» **PROBLEM TO SOLVE**
Restate, word for word, every line of the data.

*** EXERCISE MATERIAL

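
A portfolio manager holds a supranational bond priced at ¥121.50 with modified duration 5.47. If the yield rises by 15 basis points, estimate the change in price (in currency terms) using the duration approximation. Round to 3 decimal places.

-¥0.997

Duration approximation: ΔP/P ≈ -D_mod · Δy = -5.47 × (+0.0015) = -0.008205.
ΔP ≈ 121.50 × (-0.008205) = -0.9969075.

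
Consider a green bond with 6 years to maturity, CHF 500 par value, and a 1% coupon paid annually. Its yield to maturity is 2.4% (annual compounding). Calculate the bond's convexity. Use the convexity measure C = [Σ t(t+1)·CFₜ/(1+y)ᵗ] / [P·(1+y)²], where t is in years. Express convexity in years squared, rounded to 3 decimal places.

38.690

With y = 0.024:
  t   CF        PV=CF/(1+0.024)^t    t·PV        t(t+1)·PV
  1         5.00         4.8828         4.8828           9.7656
  2         5.00         4.7684         9.5367          28.6102
  3         5.00         4.6566        13.9698          55.8794
  4         5.00         4.5475        18.1899          90.9495
  5         5.00         4.4409        22.2045         133.2268
  6       505.00       438.0177     2,628.1061      18,396.7425
  Σ                    461.3138     2,696.8898      18,715.1739
P = 461.3138.
Convexity = Σ t(t+1)·PV / [P·(1+y)²] = 18,715.1739 / (461.3138 × 1.048576) = 38.68989.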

******

» **WRITTEN SOLUTION**
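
A portfolio manager holds a supranational bond priced at ¥121.50 with modified duration 5.47. If the yield rises by 15 basis points, estimate the change in price (in currency terms) using the duration approximation. Round to 3 decimal places.

-¥0.997

Duration approximation: ΔP/P ≈ -D_mod · Δy = -5.47 × (+0.0015) = -0.008205.
ΔP ≈ 121.50 × (-0.008205) = -0.9969075.

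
Consider a green bond with 6 years to maturity, CHF 500 par value, and a 1% coupon paid annually. Its yield to maturity is 2.4% (annual compounding). Calculate the bond's convexity. Use the convexity measure C = [Σ t(t+1)·CFₜ/(1+y)ᵗ] / [P·(1+y)²], where t is in years. Express convexity in years squared, rounded to 3 decimal places.

38.690

With y = 0.024:
  t   CF        PV=CF/(1+0.024)^t    t·PV        t(t+1)·PV
  1         5.00         4.8828         4.8828           9.7656
  2         5.00         4.7684         9.5367          28.6102
  3         5.00         4.6566        13.9698          55.8794
  4         5.00         4.5475        18.1899          90.9495
  5         5.00         4.4409        22.2045         133.2268
  6       505.00       438.0177     2,628.1061      18,396.7425
  Σ                    461.3138     2,696.8898      18,715.1739
P = 461.3138.
Convexity = Σ t(t+1)·PV / [P·(1+y)²] = 18,715.1739 / (461.3138 × 1.048576) = 38.68989.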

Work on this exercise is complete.